> **INSTRUCTIONS FOR THE TASK**:
Go through the entries below and copy every line that holds the word "Consider".

Records drawn from a dataset:
=== Begin Enclosure ===
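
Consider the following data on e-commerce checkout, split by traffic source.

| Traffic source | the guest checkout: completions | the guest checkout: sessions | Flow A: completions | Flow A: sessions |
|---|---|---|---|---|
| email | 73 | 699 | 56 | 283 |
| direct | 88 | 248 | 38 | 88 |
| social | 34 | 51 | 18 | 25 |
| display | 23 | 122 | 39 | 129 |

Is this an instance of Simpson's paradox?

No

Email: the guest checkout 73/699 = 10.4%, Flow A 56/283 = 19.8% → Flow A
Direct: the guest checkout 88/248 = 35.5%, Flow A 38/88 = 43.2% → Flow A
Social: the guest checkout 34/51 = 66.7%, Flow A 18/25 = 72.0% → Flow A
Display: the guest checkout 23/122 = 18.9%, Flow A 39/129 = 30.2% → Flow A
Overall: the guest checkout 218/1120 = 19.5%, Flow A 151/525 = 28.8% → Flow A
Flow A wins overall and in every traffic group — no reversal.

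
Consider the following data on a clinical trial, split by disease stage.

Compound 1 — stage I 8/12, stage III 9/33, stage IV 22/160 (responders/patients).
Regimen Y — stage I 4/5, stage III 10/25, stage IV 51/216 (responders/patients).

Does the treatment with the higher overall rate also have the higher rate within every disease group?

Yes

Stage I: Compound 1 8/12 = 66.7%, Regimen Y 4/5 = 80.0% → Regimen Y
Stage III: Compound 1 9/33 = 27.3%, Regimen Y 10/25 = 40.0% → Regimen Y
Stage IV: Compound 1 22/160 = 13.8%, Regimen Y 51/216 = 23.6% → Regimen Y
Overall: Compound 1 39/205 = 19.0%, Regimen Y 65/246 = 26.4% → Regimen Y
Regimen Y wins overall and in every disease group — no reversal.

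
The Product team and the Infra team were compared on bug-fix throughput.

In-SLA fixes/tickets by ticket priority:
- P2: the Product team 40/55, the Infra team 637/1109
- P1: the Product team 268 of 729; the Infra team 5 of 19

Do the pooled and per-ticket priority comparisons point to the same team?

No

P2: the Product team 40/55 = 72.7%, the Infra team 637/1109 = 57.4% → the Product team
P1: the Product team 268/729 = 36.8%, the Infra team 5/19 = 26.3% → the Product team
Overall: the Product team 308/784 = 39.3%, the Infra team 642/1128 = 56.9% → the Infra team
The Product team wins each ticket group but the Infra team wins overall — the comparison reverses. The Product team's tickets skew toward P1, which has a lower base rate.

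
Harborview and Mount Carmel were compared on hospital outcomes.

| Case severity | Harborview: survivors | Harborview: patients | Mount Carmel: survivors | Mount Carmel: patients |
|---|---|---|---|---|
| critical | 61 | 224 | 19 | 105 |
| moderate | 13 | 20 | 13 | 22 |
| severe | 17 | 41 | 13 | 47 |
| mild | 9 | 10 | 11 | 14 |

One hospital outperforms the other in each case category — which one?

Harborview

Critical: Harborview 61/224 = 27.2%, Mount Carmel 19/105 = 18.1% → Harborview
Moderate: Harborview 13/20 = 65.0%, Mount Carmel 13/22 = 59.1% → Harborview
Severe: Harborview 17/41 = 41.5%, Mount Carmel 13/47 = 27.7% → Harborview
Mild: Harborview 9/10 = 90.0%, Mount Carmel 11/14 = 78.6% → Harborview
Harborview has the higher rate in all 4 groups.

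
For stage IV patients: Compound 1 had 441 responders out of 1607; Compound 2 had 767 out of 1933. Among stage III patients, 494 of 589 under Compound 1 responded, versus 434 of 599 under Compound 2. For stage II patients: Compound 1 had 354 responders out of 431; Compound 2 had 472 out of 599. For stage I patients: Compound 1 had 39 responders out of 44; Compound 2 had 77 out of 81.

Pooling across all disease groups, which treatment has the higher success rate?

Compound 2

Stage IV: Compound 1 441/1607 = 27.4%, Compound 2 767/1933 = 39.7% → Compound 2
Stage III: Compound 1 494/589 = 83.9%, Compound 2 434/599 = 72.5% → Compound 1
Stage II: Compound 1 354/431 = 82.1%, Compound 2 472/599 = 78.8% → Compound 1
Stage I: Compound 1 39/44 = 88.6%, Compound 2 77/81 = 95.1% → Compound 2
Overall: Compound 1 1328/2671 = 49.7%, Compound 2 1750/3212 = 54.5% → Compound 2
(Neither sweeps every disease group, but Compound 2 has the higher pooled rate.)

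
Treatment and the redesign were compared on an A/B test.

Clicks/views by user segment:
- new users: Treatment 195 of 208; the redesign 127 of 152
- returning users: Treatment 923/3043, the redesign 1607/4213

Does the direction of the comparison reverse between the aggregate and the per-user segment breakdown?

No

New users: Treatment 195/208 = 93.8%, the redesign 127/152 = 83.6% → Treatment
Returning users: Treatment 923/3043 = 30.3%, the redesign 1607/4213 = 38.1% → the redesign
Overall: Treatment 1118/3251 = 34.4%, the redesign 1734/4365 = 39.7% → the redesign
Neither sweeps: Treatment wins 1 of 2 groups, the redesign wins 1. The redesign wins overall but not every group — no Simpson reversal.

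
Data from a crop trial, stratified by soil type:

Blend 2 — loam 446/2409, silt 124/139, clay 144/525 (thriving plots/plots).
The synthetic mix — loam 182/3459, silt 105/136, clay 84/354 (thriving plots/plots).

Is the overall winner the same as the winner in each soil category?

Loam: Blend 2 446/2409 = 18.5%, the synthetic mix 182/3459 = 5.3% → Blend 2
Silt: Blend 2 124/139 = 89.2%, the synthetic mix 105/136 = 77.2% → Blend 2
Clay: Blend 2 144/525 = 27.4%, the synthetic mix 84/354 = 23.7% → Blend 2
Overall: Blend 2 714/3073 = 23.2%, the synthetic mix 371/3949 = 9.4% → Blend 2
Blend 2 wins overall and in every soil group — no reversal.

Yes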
=== End Enclosure ===
> **EXPECTED OUTPUT**:
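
Consider the following data on e-commerce checkout, split by traffic source.
Consider the following data on a clinical trial, split by disease stage.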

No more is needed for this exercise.